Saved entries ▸

- - - - -

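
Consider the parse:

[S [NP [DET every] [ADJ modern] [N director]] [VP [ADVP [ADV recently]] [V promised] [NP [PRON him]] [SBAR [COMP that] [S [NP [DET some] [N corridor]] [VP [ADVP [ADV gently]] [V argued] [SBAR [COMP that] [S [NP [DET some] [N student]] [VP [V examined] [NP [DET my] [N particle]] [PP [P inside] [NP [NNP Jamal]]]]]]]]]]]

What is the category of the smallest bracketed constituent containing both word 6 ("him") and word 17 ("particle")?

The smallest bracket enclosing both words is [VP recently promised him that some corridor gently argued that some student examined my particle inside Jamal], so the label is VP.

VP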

- - - - -

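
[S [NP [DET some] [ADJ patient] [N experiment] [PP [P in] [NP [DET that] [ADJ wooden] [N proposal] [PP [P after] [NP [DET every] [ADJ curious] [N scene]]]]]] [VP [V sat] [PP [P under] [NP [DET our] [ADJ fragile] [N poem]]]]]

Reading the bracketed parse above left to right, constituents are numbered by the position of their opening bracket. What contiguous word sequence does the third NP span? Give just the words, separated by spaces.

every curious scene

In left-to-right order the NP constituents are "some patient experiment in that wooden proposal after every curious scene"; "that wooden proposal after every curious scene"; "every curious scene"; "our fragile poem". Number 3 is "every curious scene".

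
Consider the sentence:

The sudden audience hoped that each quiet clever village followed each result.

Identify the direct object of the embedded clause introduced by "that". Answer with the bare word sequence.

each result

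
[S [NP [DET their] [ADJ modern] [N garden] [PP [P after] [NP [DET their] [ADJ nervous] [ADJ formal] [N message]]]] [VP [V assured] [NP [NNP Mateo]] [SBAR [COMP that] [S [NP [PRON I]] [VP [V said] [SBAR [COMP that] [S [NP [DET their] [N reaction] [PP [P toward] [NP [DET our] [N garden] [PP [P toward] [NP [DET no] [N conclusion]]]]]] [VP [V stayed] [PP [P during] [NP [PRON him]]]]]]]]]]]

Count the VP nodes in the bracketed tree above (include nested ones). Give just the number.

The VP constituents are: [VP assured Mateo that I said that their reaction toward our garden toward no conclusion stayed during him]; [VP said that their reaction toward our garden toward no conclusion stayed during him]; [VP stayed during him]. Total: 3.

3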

- - - - -

Exercise requirements ▸ Check each line above for "Consider" and please state only how many have it.

Solution for this problem ▸ 2